- [Task details]
Transcribe the records in full, keeping every word exactly as given.

▼

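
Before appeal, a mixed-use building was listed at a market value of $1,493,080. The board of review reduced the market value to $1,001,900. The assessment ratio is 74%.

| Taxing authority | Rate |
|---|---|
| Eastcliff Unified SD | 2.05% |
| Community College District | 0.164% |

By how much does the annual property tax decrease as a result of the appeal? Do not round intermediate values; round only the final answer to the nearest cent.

$8,047.30

Old assessed value = $1,493,080 × 0.74 = $1,104,879.2
New assessed value = $1,001,900 × 0.74 = $741,406
Combined rate = 0.0205 + 0.00164 = 0.02214
Old tax = $1,104,879.2 × 0.02214 = $24,462.025488
New tax = $741,406 × 0.02214 = $16,414.72884
Reduction = $24,462.025488 − $16,414.72884 = $8,047.296648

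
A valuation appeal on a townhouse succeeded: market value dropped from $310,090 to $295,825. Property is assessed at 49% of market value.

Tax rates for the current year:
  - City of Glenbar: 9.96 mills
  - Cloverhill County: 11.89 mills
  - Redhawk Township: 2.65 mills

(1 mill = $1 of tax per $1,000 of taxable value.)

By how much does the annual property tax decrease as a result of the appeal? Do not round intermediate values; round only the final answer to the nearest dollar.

Old assessed value = $310,090 × 0.49 = $151,944.1
New assessed value = $295,825 × 0.49 = $144,954.25
Combined rate = 0.00996 + 0.01189 + 0.00265 = 0.0245
Old tax = $151,944.1 × 0.0245 = $3,722.63045
New tax = $144,954.25 × 0.0245 = $3,551.379125
Reduction = $3,722.63045 − $3,551.379125 = $171.251325

$171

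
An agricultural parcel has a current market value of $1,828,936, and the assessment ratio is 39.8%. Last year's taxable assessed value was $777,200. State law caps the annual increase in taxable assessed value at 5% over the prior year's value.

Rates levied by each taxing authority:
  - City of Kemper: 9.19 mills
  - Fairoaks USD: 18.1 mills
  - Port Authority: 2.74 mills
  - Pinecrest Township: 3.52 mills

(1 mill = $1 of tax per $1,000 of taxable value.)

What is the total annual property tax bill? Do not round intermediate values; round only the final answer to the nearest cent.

$24,421.60

Uncapped assessed value = $1,828,936 × 0.398 = $727,916.528
Cap limit = $777,200 × 1.05 = $816,060
Taxable assessed value = min($727,916.528, $816,060) = $727,916.528 (cap does not bind)
City of Kemper: $727,916.528 × 0.00919 = $6,689.55289232
Fairoaks USD: $727,916.528 × 0.0181 = $13,175.2891568
Port Authority: $727,916.528 × 0.00274 = $1,994.49128672
Pinecrest Township: $727,916.528 × 0.00352 = $2,562.26617856
Total = $24,421.5995144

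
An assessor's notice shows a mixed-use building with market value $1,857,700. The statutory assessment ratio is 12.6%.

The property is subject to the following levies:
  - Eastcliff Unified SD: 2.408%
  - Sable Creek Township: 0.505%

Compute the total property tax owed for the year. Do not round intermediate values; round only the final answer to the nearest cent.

$6,818.46

Assessed value = $1,857,700 × 0.126 = $234,070.2
Eastcliff Unified SD: $234,070.2 × 0.02408 = $5,636.410416
Sable Creek Township: $234,070.2 × 0.00505 = $1,182.05451
Total = $5,636.410416 + $1,182.05451 = $6,818.464926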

▲

- [Result]
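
Before appeal, a mixed-use building was listed at a market value of $1,493,080. The board of review reduced the market value to $1,001,900. The assessment ratio is 74%.

| Taxing authority | Rate |
|---|---|
| Eastcliff Unified SD | 2.05% |
| Community College District | 0.164% |

By how much does the annual property tax decrease as a result of the appeal? Do not round intermediate values; round only the final answer to the nearest cent.

$8,047.30

Old assessed value = $1,493,080 × 0.74 = $1,104,879.2
New assessed value = $1,001,900 × 0.74 = $741,406
Combined rate = 0.0205 + 0.00164 = 0.02214
Old tax = $1,104,879.2 × 0.02214 = $24,462.025488
New tax = $741,406 × 0.02214 = $16,414.72884
Reduction = $24,462.025488 − $16,414.72884 = $8,047.296648

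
A valuation appeal on a townhouse succeeded: market value dropped from $310,090 to $295,825. Property is assessed at 49% of market value.

Tax rates for the current year:
  - City of Glenbar: 9.96 mills
  - Cloverhill County: 11.89 mills
  - Redhawk Township: 2.65 mills

(1 mill = $1 of tax per $1,000 of taxable value.)

By how much does the annual property tax decrease as a result of the appeal? Do not round intermediate values; round only the final answer to the nearest dollar.

Old assessed value = $310,090 × 0.49 = $151,944.1
New assessed value = $295,825 × 0.49 = $144,954.25
Combined rate = 0.00996 + 0.01189 + 0.00265 = 0.0245
Old tax = $151,944.1 × 0.0245 = $3,722.63045
New tax = $144,954.25 × 0.0245 = $3,551.379125
Reduction = $3,722.63045 − $3,551.379125 = $171.251325

$171

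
An agricultural parcel has a current market value of $1,828,936, and the assessment ratio is 39.8%. Last year's taxable assessed value was $777,200. State law caps the annual increase in taxable assessed value at 5% over the prior year's value.

Rates levied by each taxing authority:
  - City of Kemper: 9.19 mills
  - Fairoaks USD: 18.1 mills
  - Port Authority: 2.74 mills
  - Pinecrest Township: 3.52 mills

(1 mill = $1 of tax per $1,000 of taxable value.)

What is the total annual property tax bill? Do not round intermediate values; round only the final answer to the nearest cent.

$24,421.60

Uncapped assessed value = $1,828,936 × 0.398 = $727,916.528
Cap limit = $777,200 × 1.05 = $816,060
Taxable assessed value = min($727,916.528, $816,060) = $727,916.528 (cap does not bind)
City of Kemper: $727,916.528 × 0.00919 = $6,689.55289232
Fairoaks USD: $727,916.528 × 0.0181 = $13,175.2891568
Port Authority: $727,916.528 × 0.00274 = $1,994.49128672
Pinecrest Township: $727,916.528 × 0.00352 = $2,562.26617856
Total = $24,421.5995144

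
An assessor's notice shows a mixed-use building with market value $1,857,700. The statutory assessment ratio is 12.6%.

The property is subject to the following levies:
  - Eastcliff Unified SD: 2.408%
  - Sable Creek Township: 0.505%

Compute the total property tax owed for the year. Do not round intermediate values; round only the final answer to the nearest cent.

$6,818.46

Assessed value = $1,857,700 × 0.126 = $234,070.2
Eastcliff Unified SD: $234,070.2 × 0.02408 = $5,636.410416
Sable Creek Township: $234,070.2 × 0.00505 = $1,182.05451
Total = $5,636.410416 + $1,182.05451 = $6,818.464926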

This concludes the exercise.